Using the entries below, show all lines with the string "regex".

###

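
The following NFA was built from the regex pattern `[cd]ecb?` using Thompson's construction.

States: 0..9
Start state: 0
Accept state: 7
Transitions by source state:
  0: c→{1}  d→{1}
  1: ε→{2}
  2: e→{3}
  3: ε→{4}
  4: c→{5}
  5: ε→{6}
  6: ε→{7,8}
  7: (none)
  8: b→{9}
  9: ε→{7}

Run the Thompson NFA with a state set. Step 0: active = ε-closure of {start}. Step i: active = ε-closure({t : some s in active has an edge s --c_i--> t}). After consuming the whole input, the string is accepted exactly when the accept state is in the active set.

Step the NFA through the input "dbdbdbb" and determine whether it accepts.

Answer: REJECT

Trace:
S₀ = ε-closure({0}) = {0}
'd' @ 1: {1,2}
'b' @ 2: {}  — no active states
rest 'dbdbb' ignored (set empty)
end set {} — state 7 not in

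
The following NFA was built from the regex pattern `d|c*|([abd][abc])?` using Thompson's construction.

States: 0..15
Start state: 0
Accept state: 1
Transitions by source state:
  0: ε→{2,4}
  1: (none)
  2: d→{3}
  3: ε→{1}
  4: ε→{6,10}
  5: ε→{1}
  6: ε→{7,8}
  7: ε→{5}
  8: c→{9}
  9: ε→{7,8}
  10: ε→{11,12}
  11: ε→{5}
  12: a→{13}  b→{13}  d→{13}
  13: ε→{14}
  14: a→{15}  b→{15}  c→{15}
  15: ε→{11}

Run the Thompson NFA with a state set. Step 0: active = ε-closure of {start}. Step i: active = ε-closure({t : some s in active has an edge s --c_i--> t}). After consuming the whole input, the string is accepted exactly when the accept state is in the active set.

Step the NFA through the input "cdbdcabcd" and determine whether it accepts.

Answer: REJECT

Derivation:
S₀ = ε-closure({0}) = {0,1,2,4,5,6,7,8,10,11,12}
'c' @ 1: {1,5,7,8,9}  [accepting]
'd' @ 2: {}  — dead — no transitions
rest 'bdcabcd' ignored (set empty)
end set {} — state 1 not in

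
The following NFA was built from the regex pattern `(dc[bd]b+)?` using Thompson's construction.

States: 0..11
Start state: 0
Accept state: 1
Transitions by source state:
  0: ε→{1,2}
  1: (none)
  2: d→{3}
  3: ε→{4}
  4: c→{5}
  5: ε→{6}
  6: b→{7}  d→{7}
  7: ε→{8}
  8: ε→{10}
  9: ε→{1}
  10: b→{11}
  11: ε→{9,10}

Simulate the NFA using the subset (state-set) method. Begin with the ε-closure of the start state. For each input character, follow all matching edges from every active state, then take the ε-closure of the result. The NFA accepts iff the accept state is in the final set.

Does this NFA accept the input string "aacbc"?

Answer: REJECT

Steps:
initial (ε-close {0}): {0,1,2}
'a' @ 1: {}  — dead — no transitions
rest 'acbc' ignored (set empty)
end set {} — state 1 not in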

###

PROBLEM SOLUTION:
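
The following NFA was built from the regex pattern `[cd]ecb?` using Thompson's construction.
The following NFA was built from the regex pattern `d|c*|([abd][abc])?` using Thompson's construction.
The following NFA was built from the regex pattern `(dc[bd]b+)?` using Thompson's construction.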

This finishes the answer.